Look through the records, and whenever a line includes the word "replaces", copy it.
[DATASET RECORDS Boundary: Start]
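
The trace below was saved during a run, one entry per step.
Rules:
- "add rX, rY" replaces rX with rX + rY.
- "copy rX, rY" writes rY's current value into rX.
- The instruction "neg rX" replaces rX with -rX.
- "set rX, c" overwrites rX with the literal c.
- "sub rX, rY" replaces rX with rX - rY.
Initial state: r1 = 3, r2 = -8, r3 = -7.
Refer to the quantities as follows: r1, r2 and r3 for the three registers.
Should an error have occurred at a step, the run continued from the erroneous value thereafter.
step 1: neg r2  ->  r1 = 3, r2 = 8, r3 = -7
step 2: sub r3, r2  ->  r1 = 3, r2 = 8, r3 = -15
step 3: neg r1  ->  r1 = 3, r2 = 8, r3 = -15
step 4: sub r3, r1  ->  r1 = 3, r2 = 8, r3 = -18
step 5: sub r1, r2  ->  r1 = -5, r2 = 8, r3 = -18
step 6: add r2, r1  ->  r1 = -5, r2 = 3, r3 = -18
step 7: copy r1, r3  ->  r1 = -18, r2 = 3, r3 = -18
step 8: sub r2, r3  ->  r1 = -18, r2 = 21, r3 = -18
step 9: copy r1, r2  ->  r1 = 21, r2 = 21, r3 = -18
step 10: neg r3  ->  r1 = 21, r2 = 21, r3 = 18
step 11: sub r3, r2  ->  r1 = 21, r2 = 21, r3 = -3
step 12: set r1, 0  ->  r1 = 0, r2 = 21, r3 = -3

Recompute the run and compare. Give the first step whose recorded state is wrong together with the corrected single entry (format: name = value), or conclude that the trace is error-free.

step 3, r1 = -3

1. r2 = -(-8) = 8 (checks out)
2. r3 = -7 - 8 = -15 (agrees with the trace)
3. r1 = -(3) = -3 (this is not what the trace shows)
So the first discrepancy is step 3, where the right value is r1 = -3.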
[DATASET RECORDS Boundary: End]
RESPONSE TO THIS TASK →
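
- "add rX, rY" replaces rX with rX + rY.
- The instruction "neg rX" replaces rX with -rX.
- "sub rX, rY" replaces rX with rX - rY.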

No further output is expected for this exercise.